Start of SOURCE INFORMATION

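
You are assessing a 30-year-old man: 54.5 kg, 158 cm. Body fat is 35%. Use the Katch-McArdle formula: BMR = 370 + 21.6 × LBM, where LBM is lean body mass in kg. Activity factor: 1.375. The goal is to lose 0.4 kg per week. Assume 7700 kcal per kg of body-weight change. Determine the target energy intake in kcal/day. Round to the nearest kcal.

LBM = 54.5 × (1 − 0.35) = 35.425 kg. Katch-McArdle: BMR = 370 + 21.6 × 35.425 = 1135.18 kcal/day.
TEE = 1135.18 × 1.375 = 1560.8725 kcal/day.
Required daily deficit = 0.4 × 7700 ÷ 7 = 440 kcal/day.
Target intake = 1560.8725 − 440 = 1120.8725 kcal/day.

1121 kcal/day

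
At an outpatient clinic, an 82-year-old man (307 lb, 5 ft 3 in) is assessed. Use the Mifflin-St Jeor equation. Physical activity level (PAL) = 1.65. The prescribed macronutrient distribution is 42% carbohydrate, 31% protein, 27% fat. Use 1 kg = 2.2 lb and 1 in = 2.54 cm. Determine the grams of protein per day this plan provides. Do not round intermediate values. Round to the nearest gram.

255 g/day

Convert to metric: weight = 307 ÷ 2.2 = 139.5455 kg; height = (5×12 + 3) × 2.54 = 63 × 2.54 = 160.02 cm.
Mifflin-St Jeor (male): BMR = 10(139.5455) + 6.25(160.02) − 5(82) + 5 = 1395.4545 + 1000.125 − 410 + 5 = 1990.5795 kcal/day.
TEE = 1990.5795 × 1.65 = 3284.4562 kcal/day.
Protein energy = 31% × 3284.4562 = 1018.1814 kcal.
Protein = 1018.1814 ÷ 4 kcal/g = 254.5454 g.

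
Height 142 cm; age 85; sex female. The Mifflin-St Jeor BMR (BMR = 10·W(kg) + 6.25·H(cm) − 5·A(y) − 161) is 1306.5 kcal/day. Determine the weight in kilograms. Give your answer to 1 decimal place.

100.5 kg

1306.5 = 10·W + 6.25(142) − 5(85) − 161
10·W = 1306.5 − 301.5 = 1005, so W = 100.5 kg.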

End of SOURCE INFORMATION

- _AIM OF THE EXERCISE_: Return every entry exactly as given.

- _EXPECTED ANSWER_:
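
You are assessing a 30-year-old man: 54.5 kg, 158 cm. Body fat is 35%. Use the Katch-McArdle formula: BMR = 370 + 21.6 × LBM, where LBM is lean body mass in kg. Activity factor: 1.375. The goal is to lose 0.4 kg per week. Assume 7700 kcal per kg of body-weight change. Determine the target energy intake in kcal/day. Round to the nearest kcal.

LBM = 54.5 × (1 − 0.35) = 35.425 kg. Katch-McArdle: BMR = 370 + 21.6 × 35.425 = 1135.18 kcal/day.
TEE = 1135.18 × 1.375 = 1560.8725 kcal/day.
Required daily deficit = 0.4 × 7700 ÷ 7 = 440 kcal/day.
Target intake = 1560.8725 − 440 = 1120.8725 kcal/day.

1121 kcal/day

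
At an outpatient clinic, an 82-year-old man (307 lb, 5 ft 3 in) is assessed. Use the Mifflin-St Jeor equation. Physical activity level (PAL) = 1.65. The prescribed macronutrient distribution is 42% carbohydrate, 31% protein, 27% fat. Use 1 kg = 2.2 lb and 1 in = 2.54 cm. Determine the grams of protein per day this plan provides. Do not round intermediate values. Round to the nearest gram.

255 g/day

Convert to metric: weight = 307 ÷ 2.2 = 139.5455 kg; height = (5×12 + 3) × 2.54 = 63 × 2.54 = 160.02 cm.
Mifflin-St Jeor (male): BMR = 10(139.5455) + 6.25(160.02) − 5(82) + 5 = 1395.4545 + 1000.125 − 410 + 5 = 1990.5795 kcal/day.
TEE = 1990.5795 × 1.65 = 3284.4562 kcal/day.
Protein energy = 31% × 3284.4562 = 1018.1814 kcal.
Protein = 1018.1814 ÷ 4 kcal/g = 254.5454 g.

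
Height 142 cm; age 85; sex female. The Mifflin-St Jeor BMR (BMR = 10·W(kg) + 6.25·H(cm) − 5·A(y) − 161) is 1306.5 kcal/day. Determine the weight in kilograms. Give your answer to 1 decimal place.

100.5 kg

1306.5 = 10·W + 6.25(142) − 5(85) − 161
10·W = 1306.5 − 301.5 = 1005, so W = 100.5 kg.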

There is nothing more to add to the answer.